Problem description:
Please find the lines in the following records that hold "dewatering", and copy them.
(Dataset entries)
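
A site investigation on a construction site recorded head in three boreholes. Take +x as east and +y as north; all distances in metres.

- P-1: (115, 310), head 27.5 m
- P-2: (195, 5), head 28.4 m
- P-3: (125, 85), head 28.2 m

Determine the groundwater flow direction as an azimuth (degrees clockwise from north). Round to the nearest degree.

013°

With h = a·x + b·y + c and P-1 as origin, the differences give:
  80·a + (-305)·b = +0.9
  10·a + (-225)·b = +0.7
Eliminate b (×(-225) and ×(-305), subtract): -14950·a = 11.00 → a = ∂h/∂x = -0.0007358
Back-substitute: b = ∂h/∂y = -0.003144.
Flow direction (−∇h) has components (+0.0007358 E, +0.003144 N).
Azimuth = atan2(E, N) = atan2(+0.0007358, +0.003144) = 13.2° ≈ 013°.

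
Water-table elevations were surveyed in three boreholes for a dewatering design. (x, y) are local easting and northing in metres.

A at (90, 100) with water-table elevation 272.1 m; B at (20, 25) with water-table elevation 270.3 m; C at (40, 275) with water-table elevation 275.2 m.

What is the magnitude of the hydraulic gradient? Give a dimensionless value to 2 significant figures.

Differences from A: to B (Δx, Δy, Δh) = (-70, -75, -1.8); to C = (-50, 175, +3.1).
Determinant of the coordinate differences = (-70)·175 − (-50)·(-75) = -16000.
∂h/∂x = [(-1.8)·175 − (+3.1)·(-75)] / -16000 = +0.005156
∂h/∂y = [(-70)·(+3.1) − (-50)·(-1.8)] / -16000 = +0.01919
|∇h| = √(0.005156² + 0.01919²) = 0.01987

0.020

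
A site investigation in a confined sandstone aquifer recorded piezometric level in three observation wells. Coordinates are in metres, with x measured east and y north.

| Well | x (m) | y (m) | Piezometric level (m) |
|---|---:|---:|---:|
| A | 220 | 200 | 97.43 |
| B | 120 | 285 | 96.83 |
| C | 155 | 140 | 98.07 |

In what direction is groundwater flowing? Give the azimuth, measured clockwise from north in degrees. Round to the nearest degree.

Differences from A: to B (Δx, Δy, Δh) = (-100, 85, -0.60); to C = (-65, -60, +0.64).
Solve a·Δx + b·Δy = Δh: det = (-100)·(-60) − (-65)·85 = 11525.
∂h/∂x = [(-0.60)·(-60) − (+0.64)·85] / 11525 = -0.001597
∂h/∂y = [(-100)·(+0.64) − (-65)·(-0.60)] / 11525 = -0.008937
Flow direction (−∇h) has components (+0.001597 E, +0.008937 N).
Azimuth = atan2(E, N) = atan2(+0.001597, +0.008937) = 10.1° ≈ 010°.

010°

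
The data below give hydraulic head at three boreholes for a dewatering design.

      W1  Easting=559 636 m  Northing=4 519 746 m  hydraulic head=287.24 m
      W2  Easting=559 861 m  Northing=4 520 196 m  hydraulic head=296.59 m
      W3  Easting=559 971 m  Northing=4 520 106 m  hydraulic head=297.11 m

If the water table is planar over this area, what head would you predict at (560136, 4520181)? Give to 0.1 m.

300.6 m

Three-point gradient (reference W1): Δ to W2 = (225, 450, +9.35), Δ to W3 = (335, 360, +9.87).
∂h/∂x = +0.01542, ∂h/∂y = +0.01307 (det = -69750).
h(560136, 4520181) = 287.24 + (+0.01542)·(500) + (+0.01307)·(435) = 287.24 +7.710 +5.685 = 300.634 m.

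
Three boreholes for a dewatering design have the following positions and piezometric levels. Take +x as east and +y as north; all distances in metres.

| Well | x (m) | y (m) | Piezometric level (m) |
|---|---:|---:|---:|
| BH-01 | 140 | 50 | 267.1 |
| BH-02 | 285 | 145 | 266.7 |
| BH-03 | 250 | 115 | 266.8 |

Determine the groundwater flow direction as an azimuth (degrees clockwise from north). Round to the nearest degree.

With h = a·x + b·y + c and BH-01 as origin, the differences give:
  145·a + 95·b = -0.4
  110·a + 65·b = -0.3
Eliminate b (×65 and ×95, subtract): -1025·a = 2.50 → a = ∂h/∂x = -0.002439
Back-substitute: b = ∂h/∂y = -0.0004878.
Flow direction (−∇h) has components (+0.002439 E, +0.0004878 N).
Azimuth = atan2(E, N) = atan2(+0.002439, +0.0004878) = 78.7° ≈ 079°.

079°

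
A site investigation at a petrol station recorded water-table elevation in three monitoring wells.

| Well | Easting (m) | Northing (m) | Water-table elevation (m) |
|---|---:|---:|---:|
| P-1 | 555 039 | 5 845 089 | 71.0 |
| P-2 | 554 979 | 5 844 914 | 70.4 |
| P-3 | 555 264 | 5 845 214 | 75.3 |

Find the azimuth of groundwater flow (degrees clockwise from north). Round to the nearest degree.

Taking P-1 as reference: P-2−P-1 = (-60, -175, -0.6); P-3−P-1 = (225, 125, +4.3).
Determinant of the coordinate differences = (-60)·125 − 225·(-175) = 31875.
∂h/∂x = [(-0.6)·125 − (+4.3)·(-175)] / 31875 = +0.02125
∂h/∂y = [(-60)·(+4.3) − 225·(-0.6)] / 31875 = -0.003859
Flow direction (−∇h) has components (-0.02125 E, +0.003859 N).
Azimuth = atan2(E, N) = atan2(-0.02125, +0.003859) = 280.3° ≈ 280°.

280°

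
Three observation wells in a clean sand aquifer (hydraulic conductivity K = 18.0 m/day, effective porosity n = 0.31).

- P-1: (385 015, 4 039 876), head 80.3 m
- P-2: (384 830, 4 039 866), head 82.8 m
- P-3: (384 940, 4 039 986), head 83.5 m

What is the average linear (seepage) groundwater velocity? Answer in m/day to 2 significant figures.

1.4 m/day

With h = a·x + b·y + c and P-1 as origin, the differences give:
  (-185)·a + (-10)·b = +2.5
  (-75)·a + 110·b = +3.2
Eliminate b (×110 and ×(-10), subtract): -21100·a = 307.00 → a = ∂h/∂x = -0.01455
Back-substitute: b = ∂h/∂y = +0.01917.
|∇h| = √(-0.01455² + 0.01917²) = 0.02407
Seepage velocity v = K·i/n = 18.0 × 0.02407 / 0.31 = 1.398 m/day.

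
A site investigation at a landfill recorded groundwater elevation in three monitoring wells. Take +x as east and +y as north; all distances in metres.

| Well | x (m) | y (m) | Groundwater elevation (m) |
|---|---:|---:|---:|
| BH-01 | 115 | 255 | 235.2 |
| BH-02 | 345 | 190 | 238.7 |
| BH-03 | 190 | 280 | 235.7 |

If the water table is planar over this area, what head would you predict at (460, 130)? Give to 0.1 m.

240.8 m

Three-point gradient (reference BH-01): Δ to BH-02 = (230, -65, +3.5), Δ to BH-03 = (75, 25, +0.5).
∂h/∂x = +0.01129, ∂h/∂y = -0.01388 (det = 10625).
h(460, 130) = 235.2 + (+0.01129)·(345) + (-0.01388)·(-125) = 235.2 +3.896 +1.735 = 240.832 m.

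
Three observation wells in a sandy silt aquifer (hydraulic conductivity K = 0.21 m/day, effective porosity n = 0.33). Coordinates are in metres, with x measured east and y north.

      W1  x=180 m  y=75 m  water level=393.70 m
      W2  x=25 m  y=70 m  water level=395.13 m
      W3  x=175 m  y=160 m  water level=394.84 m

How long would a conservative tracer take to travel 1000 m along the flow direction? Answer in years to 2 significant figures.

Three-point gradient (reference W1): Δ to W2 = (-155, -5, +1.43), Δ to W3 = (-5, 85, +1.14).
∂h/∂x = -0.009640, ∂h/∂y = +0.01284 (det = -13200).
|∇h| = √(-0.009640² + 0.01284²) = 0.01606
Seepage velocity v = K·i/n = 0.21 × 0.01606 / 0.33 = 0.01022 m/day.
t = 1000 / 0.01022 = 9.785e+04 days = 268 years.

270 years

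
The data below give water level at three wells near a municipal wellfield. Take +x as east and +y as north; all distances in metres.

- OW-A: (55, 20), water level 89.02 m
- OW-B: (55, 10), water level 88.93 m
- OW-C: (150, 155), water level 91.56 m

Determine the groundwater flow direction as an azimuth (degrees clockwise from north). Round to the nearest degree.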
(End Dataset entries)
Task answer:
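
Water-table elevations were surveyed in three boreholes for a dewatering design. (x, y) are local easting and northing in metres.
The data below give hydraulic head at three boreholes for a dewatering design.
Three boreholes for a dewatering design have the following positions and piezometric levels. Take +x as east and +y as north; all distances in metres.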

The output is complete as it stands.